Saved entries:

- - -

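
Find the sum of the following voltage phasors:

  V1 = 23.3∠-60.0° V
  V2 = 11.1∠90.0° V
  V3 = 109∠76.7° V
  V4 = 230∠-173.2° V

Step 1 — Convert each phasor to rectangular form:
  V1 = 23.3·(cos(-60.0°) + j·sin(-60.0°)) = 11.65 - j20.18 V
  V2 = 11.1·(cos(90.0°) + j·sin(90.0°)) = 0 + j11.1 V
  V3 = 109·(cos(76.7°) + j·sin(76.7°)) = 25.08 + j106.1 V
  V4 = 230·(cos(-173.2°) + j·sin(-173.2°)) = -228.4 - j27.23 V
Step 2 — Sum components: V_total = -191.7 + j69.77 V.
Step 3 — Convert to polar: |V_total| = 204 V, ∠V_total = 160.0°.

V_total = 204∠160.0° V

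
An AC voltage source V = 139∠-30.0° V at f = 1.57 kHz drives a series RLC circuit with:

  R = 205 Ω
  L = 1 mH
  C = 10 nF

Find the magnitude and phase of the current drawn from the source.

Step 1 — Angular frequency: ω = 2π·f = 2π·1570 = 9865 rad/s.
Step 2 — Component impedances:
  R: Z = R = 205 Ω
  L: Z = jωL = j·9865·0.001 = 0 + j9.865 Ω
  C: Z = 1/(jωC) = -j/(ω·C) = 0 - j1.014e+04 Ω
Step 3 — Series combination: Z_total = R + L + C = 205 - j1.013e+04 Ω = 1.013e+04∠-88.8° Ω.
Step 4 — Source phasor: V = 139∠-30.0° V = 120.4 - j69.5 V.
Step 5 — Ohm's law: I = V / Z_total = (120.4 - j69.5) / (205 - j1.013e+04) = 0.0071 + j0.01174 A.
Step 6 — Convert to polar: |I| = 0.01372 A, ∠I = 58.8°.

I = 0.01372∠58.8° A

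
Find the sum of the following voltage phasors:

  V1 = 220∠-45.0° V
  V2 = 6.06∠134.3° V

Step 1 — Convert each phasor to rectangular form:
  V1 = 220·(cos(-45.0°) + j·sin(-45.0°)) = 155.6 - j155.6 V
  V2 = 6.06·(cos(134.3°) + j·sin(134.3°)) = -4.232 + j4.337 V
Step 2 — Sum components: V_total = 151.3 - j151.2 V.
Step 3 — Convert to polar: |V_total| = 213.9 V, ∠V_total = -45.0°.

V_total = 213.9∠-45.0° V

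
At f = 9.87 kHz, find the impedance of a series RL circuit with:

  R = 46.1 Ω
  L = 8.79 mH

Step 1 — Angular frequency: ω = 2π·f = 2π·9870 = 6.202e+04 rad/s.
Step 2 — Component impedances:
  R: Z = R = 46.1 Ω
  L: Z = jωL = j·6.202e+04·0.00879 = 0 + j545.1 Ω
Step 3 — Series combination: Z_total = R + L = 46.1 + j545.1 Ω = 547.1∠85.2° Ω.

Z = 46.1 + j545.1 Ω = 547.1∠85.2° Ω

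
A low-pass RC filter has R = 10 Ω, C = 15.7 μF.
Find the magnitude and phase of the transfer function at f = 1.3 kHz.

Step 1 — Angular frequency: ω = 2π·1300 = 8168 rad/s.
Step 2 — Transfer function: H(jω) = 1/(1 + jωRC).
Step 3 — Denominator: 1 + jωRC = 1 + j·8168·10·1.57e-05 = 1 + j1.282.
Step 4 — H = 0.3781 - j0.4849.
Step 5 — Magnitude: |H| = 0.6149 (-4.2 dB); phase: φ = -52.1°.

|H| = 0.6149 (-4.2 dB), φ = -52.1°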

- - -

Goal of the exercise: Retype the entries shown above. Keep every word exactly as it is.

Answer box:
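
Find the sum of the following voltage phasors:

  V1 = 23.3∠-60.0° V
  V2 = 11.1∠90.0° V
  V3 = 109∠76.7° V
  V4 = 230∠-173.2° V

Step 1 — Convert each phasor to rectangular form:
  V1 = 23.3·(cos(-60.0°) + j·sin(-60.0°)) = 11.65 - j20.18 V
  V2 = 11.1·(cos(90.0°) + j·sin(90.0°)) = 0 + j11.1 V
  V3 = 109·(cos(76.7°) + j·sin(76.7°)) = 25.08 + j106.1 V
  V4 = 230·(cos(-173.2°) + j·sin(-173.2°)) = -228.4 - j27.23 V
Step 2 — Sum components: V_total = -191.7 + j69.77 V.
Step 3 — Convert to polar: |V_total| = 204 V, ∠V_total = 160.0°.

V_total = 204∠160.0° V

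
An AC voltage source V = 139∠-30.0° V at f = 1.57 kHz drives a series RLC circuit with:

  R = 205 Ω
  L = 1 mH
  C = 10 nF

Find the magnitude and phase of the current drawn from the source.

Step 1 — Angular frequency: ω = 2π·f = 2π·1570 = 9865 rad/s.
Step 2 — Component impedances:
  R: Z = R = 205 Ω
  L: Z = jωL = j·9865·0.001 = 0 + j9.865 Ω
  C: Z = 1/(jωC) = -j/(ω·C) = 0 - j1.014e+04 Ω
Step 3 — Series combination: Z_total = R + L + C = 205 - j1.013e+04 Ω = 1.013e+04∠-88.8° Ω.
Step 4 — Source phasor: V = 139∠-30.0° V = 120.4 - j69.5 V.
Step 5 — Ohm's law: I = V / Z_total = (120.4 - j69.5) / (205 - j1.013e+04) = 0.0071 + j0.01174 A.
Step 6 — Convert to polar: |I| = 0.01372 A, ∠I = 58.8°.

I = 0.01372∠58.8° A

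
Find the sum of the following voltage phasors:

  V1 = 220∠-45.0° V
  V2 = 6.06∠134.3° V

Step 1 — Convert each phasor to rectangular form:
  V1 = 220·(cos(-45.0°) + j·sin(-45.0°)) = 155.6 - j155.6 V
  V2 = 6.06·(cos(134.3°) + j·sin(134.3°)) = -4.232 + j4.337 V
Step 2 — Sum components: V_total = 151.3 - j151.2 V.
Step 3 — Convert to polar: |V_total| = 213.9 V, ∠V_total = -45.0°.

V_total = 213.9∠-45.0° V

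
At f = 9.87 kHz, find the impedance of a series RL circuit with:

  R = 46.1 Ω
  L = 8.79 mH

Step 1 — Angular frequency: ω = 2π·f = 2π·9870 = 6.202e+04 rad/s.
Step 2 — Component impedances:
  R: Z = R = 46.1 Ω
  L: Z = jωL = j·6.202e+04·0.00879 = 0 + j545.1 Ω
Step 3 — Series combination: Z_total = R + L = 46.1 + j545.1 Ω = 547.1∠85.2° Ω.

Z = 46.1 + j545.1 Ω = 547.1∠85.2° Ω

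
A low-pass RC filter has R = 10 Ω, C = 15.7 μF.
Find the magnitude and phase of the transfer function at f = 1.3 kHz.

Step 1 — Angular frequency: ω = 2π·1300 = 8168 rad/s.
Step 2 — Transfer function: H(jω) = 1/(1 + jωRC).
Step 3 — Denominator: 1 + jωRC = 1 + j·8168·10·1.57e-05 = 1 + j1.282.
Step 4 — H = 0.3781 - j0.4849.
Step 5 — Magnitude: |H| = 0.6149 (-4.2 dB); phase: φ = -52.1°.

|H| = 0.6149 (-4.2 dB), φ = -52.1°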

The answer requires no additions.